Data to examine:
-- -- --
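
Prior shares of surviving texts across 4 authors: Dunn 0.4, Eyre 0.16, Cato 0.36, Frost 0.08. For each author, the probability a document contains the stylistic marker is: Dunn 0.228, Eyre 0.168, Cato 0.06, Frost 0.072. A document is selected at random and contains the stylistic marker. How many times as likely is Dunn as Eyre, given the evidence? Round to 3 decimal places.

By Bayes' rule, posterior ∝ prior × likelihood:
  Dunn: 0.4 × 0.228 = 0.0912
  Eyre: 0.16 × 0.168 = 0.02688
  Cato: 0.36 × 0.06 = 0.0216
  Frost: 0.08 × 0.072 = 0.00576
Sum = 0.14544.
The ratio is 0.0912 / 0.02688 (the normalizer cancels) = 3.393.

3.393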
-- -- --
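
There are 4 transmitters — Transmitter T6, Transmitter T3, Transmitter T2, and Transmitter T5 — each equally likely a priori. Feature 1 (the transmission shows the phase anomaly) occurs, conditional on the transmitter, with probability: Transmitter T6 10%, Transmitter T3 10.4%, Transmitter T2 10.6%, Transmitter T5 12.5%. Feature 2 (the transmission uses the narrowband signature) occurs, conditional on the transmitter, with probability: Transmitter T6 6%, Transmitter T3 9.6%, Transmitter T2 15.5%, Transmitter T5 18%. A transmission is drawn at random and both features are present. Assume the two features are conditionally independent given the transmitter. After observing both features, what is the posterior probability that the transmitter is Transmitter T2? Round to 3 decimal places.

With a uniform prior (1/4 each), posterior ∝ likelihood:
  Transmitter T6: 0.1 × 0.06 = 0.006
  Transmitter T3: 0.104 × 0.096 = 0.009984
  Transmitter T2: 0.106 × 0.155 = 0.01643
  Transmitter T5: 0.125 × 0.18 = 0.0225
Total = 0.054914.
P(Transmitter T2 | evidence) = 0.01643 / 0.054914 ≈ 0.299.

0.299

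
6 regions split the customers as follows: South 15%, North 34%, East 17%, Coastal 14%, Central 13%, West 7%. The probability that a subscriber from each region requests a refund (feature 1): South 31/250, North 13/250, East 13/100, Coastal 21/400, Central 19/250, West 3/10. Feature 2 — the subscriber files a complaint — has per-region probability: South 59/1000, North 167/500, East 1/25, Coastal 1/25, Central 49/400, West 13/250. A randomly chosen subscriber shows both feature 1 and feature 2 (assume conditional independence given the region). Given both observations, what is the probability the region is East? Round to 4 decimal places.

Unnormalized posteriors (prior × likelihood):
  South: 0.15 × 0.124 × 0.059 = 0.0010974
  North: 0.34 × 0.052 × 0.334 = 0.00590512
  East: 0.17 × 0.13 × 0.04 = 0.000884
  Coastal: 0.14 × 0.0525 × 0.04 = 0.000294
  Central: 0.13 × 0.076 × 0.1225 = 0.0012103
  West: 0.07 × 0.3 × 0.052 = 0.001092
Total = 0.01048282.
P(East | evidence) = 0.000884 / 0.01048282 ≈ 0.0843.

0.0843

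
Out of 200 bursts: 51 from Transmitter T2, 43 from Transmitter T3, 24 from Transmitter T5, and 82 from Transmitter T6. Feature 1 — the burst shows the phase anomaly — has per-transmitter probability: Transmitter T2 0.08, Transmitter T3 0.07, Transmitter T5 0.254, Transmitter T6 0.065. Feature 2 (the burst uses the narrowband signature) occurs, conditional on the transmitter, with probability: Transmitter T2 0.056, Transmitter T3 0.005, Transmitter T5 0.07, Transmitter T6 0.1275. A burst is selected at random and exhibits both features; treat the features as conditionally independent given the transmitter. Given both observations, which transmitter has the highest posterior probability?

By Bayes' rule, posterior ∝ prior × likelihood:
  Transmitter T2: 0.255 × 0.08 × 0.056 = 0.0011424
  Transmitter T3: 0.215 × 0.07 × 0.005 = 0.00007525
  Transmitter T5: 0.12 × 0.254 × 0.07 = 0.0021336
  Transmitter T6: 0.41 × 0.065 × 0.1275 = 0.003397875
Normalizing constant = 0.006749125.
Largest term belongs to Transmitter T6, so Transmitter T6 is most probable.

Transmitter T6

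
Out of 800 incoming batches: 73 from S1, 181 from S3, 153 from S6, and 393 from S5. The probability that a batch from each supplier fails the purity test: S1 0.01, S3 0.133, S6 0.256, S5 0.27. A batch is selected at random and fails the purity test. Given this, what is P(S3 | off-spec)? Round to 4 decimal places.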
-- -- --
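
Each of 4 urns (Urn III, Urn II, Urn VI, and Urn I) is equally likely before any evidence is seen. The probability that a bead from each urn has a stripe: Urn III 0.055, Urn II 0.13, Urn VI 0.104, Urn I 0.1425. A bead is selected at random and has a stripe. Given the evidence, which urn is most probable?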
-- -- --
Exercise details:
Restate word for word the lines in the material above from the one with "Out of 200 bursts: 51" to the one with "Out of 800 incoming"; both of those lines count, and nothing else does.

Exercise response:
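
Out of 200 bursts: 51 from Transmitter T2, 43 from Transmitter T3, 24 from Transmitter T5, and 82 from Transmitter T6. Feature 1 — the burst shows the phase anomaly — has per-transmitter probability: Transmitter T2 0.08, Transmitter T3 0.07, Transmitter T5 0.254, Transmitter T6 0.065. Feature 2 (the burst uses the narrowband signature) occurs, conditional on the transmitter, with probability: Transmitter T2 0.056, Transmitter T3 0.005, Transmitter T5 0.07, Transmitter T6 0.1275. A burst is selected at random and exhibits both features; treat the features as conditionally independent given the transmitter. Given both observations, which transmitter has the highest posterior probability?

By Bayes' rule, posterior ∝ prior × likelihood:
  Transmitter T2: 0.255 × 0.08 × 0.056 = 0.0011424
  Transmitter T3: 0.215 × 0.07 × 0.005 = 0.00007525
  Transmitter T5: 0.12 × 0.254 × 0.07 = 0.0021336
  Transmitter T6: 0.41 × 0.065 × 0.1275 = 0.003397875
Normalizing constant = 0.006749125.
Largest term belongs to Transmitter T6, so Transmitter T6 is most probable.

Transmitter T6

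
Out of 800 incoming batches: 73 from S1, 181 from S3, 153 from S6, and 393 from S5. The probability that a batch from each supplier fails the purity test: S1 0.01, S3 0.133, S6 0.256, S5 0.27. A batch is selected at random and fails the purity test. Given this, what is P(S3 | off-spec)? Round to 4 decimal places.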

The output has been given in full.